The task:
Search the data below for the word "alphabet" and copy each line that holds it.
Segment Start: Data records
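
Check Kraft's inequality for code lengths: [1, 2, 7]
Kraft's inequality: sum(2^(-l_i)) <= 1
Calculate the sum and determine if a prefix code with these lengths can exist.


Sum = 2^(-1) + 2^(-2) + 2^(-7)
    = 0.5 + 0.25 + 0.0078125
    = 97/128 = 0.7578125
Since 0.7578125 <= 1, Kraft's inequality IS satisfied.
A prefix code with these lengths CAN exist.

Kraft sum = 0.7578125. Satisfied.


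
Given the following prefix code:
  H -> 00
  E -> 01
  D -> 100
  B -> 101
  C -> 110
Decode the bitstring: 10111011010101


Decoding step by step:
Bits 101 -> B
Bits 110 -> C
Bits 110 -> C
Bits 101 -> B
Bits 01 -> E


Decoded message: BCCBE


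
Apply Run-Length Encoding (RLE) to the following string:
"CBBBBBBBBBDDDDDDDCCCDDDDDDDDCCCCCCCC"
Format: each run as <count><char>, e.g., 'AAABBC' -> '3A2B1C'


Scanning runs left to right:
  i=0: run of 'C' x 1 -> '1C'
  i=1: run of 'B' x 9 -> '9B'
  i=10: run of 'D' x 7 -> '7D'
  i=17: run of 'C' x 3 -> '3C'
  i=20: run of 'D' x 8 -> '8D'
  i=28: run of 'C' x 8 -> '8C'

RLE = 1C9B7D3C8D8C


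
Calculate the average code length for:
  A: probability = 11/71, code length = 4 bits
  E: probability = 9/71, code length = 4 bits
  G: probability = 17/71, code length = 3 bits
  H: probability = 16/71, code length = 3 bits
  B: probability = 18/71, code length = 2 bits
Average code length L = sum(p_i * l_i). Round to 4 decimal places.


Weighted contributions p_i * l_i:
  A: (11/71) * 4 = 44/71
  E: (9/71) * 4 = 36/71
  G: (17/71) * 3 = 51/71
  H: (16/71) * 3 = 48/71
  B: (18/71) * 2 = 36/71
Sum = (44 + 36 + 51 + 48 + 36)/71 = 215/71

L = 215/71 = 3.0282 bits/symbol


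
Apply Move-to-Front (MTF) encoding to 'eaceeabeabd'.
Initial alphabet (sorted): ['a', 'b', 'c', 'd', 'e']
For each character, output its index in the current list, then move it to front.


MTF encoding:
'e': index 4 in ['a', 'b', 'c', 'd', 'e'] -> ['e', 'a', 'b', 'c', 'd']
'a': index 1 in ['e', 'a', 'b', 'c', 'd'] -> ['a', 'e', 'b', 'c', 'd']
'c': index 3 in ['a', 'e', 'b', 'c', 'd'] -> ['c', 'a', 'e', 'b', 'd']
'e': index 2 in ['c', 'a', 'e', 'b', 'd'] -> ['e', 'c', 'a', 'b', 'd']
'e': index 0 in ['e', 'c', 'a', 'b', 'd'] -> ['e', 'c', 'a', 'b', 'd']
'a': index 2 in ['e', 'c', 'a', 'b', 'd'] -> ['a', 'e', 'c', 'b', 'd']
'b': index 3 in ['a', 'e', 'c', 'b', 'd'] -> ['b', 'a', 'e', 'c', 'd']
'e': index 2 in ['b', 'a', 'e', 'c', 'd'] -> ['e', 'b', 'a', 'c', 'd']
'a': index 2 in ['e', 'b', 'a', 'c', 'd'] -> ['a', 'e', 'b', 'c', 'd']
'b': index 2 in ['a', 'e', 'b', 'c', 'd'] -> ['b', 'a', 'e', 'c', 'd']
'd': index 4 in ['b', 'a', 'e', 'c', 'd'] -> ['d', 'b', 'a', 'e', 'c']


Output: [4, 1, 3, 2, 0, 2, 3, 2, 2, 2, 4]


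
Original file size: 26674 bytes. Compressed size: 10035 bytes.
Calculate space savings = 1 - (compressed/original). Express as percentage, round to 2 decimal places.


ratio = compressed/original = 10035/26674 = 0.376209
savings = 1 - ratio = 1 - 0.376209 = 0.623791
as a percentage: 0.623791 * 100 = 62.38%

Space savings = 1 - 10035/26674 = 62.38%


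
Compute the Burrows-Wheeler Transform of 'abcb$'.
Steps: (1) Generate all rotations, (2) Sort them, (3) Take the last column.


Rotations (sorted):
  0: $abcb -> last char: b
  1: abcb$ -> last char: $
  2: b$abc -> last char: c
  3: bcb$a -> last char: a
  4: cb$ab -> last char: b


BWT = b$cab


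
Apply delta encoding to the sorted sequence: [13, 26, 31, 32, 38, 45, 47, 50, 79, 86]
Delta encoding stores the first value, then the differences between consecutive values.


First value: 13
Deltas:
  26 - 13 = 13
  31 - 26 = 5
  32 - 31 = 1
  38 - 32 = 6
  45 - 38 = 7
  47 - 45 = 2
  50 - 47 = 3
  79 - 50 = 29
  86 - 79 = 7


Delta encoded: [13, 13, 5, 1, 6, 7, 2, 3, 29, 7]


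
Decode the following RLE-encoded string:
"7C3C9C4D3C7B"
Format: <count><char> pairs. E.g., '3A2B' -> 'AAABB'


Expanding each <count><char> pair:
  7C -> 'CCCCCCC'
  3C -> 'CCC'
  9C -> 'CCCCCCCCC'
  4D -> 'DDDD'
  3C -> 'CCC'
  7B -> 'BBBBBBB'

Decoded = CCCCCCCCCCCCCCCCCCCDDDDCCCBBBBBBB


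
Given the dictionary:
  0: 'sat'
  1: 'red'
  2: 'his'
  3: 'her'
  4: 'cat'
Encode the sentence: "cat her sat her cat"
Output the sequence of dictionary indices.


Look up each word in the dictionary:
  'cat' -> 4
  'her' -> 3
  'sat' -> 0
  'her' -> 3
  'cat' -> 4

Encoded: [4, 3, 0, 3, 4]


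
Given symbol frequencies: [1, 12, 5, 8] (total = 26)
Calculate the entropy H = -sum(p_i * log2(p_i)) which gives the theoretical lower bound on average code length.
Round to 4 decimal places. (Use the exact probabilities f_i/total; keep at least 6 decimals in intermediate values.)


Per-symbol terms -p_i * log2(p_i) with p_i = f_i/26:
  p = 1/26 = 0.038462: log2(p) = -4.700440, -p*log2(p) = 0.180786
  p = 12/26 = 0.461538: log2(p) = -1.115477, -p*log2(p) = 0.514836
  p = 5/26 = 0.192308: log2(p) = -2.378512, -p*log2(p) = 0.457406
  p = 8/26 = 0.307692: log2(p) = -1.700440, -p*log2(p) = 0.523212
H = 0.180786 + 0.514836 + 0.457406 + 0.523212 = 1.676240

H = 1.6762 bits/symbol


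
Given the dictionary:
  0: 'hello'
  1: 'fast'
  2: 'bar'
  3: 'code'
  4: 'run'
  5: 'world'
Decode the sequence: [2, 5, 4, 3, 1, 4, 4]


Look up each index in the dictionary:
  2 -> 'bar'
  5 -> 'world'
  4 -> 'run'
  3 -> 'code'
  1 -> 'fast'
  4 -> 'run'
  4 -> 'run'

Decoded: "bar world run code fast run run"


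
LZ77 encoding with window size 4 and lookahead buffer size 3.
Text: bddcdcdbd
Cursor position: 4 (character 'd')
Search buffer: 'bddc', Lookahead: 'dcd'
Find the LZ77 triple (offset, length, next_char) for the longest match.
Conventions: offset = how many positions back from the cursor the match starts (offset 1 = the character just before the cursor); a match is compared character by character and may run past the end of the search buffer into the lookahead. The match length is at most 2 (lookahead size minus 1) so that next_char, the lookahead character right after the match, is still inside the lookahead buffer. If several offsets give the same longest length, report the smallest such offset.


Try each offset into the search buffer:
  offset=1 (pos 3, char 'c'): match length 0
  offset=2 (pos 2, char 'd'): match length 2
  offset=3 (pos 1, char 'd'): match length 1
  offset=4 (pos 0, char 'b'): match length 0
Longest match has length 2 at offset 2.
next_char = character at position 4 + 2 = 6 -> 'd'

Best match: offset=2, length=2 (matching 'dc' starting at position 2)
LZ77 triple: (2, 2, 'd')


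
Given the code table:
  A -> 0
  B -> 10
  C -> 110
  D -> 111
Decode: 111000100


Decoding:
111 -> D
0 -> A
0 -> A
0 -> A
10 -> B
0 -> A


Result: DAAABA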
Segment End: Data records
Segment Start: Data records
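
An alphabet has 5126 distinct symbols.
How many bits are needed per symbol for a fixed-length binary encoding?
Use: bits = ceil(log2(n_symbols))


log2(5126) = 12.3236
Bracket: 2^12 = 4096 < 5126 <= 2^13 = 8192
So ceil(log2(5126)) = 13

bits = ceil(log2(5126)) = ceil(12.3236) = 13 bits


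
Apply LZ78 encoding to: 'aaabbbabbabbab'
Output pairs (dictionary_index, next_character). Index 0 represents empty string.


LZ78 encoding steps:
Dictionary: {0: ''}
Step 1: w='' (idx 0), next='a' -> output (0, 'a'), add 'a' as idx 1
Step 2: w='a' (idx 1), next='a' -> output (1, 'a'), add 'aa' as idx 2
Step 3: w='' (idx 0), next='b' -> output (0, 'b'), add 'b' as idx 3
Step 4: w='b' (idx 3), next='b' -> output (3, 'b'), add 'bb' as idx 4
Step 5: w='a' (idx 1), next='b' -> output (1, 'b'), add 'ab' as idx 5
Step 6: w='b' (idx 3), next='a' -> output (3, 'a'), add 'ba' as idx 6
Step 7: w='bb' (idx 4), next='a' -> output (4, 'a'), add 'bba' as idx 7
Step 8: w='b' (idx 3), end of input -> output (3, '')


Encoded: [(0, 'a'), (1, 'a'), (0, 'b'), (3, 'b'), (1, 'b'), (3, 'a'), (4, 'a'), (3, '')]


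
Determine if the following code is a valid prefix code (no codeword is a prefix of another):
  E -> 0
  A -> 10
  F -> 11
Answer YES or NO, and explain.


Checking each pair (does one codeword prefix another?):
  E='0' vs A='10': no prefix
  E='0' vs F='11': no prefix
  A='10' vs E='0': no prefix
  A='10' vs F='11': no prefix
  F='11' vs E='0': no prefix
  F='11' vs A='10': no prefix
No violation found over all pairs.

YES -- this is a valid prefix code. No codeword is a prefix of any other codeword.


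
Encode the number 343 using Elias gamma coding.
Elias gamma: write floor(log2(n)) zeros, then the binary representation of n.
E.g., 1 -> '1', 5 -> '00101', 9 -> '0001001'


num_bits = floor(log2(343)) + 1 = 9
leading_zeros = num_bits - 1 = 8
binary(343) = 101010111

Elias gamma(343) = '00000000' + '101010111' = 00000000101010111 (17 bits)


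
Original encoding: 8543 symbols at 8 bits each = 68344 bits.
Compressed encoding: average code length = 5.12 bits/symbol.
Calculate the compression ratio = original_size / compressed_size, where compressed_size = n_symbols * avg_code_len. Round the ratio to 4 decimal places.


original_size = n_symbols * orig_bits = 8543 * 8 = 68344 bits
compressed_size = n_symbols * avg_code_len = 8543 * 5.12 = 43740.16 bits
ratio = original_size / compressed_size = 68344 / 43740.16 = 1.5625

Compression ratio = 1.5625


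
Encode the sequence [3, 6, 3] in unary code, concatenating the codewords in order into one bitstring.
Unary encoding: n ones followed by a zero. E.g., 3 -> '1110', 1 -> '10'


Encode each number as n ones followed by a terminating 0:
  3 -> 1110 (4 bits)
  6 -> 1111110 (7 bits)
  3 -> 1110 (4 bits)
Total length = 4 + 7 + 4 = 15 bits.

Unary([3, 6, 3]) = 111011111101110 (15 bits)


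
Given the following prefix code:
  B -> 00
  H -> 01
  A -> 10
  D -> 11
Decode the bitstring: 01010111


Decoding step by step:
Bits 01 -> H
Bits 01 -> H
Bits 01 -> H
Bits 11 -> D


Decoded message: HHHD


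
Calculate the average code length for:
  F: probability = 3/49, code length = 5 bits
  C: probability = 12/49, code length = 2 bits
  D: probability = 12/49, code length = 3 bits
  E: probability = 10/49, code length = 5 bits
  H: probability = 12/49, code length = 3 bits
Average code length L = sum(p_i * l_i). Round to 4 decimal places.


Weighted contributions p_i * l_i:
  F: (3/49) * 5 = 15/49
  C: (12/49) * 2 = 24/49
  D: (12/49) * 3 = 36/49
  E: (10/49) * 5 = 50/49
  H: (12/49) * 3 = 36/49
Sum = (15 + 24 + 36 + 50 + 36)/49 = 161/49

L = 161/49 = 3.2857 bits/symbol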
Segment End: Data records
Finished exercise:
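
Initial alphabet (sorted): ['a', 'b', 'c', 'd', 'e']
An alphabet has 5126 distinct symbols.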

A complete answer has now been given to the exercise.